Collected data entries
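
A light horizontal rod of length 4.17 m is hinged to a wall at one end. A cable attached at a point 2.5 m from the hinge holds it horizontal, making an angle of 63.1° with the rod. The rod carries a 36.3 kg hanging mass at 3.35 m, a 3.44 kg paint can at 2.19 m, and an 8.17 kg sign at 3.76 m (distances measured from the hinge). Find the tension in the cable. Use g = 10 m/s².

Taking torques about the hinge:
Hanging mass: 36.3 × 10 = 363 N down at 3.35 m → arm 3.35 m, τ = 363 × 3.35 = 1216 N·m clockwise.
Paint can: 3.44 × 10 = 34.4 N down at 2.19 m → arm 2.19 m, τ = 34.4 × 2.19 = 75.34 N·m clockwise.
Sign: 8.17 × 10 = 81.7 N down at 3.76 m → arm 3.76 m, τ = 81.7 × 3.76 = 307.2 N·m clockwise.
Total clockwise load moment = 1599 N·m.
The cable tension T acts at 2.5 m; only its component perpendicular to the rod, T sinθ, produces torque. sin 63.1° = 0.8918.
Στ = 0 ⇒ T × 2.5 × 0.8918 = 1599 ⇒ T = 1599 / 2.23 = 717 N.

T ≈ 717 N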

• WHAT IS EXPECTED: Print all of the lines above so that each one matches its original exactly.

• SOLUTION FOR THIS PROBLEM:
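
A light horizontal rod of length 4.17 m is hinged to a wall at one end. A cable attached at a point 2.5 m from the hinge holds it horizontal, making an angle of 63.1° with the rod. The rod carries a 36.3 kg hanging mass at 3.35 m, a 3.44 kg paint can at 2.19 m, and an 8.17 kg sign at 3.76 m (distances measured from the hinge). Find the tension in the cable. Use g = 10 m/s².

Taking torques about the hinge:
Hanging mass: 36.3 × 10 = 363 N down at 3.35 m → arm 3.35 m, τ = 363 × 3.35 = 1216 N·m clockwise.
Paint can: 3.44 × 10 = 34.4 N down at 2.19 m → arm 2.19 m, τ = 34.4 × 2.19 = 75.34 N·m clockwise.
Sign: 8.17 × 10 = 81.7 N down at 3.76 m → arm 3.76 m, τ = 81.7 × 3.76 = 307.2 N·m clockwise.
Total clockwise load moment = 1599 N·m.
The cable tension T acts at 2.5 m; only its component perpendicular to the rod, T sinθ, produces torque. sin 63.1° = 0.8918.
Στ = 0 ⇒ T × 2.5 × 0.8918 = 1599 ⇒ T = 1599 / 2.23 = 717 N.

T ≈ 717 N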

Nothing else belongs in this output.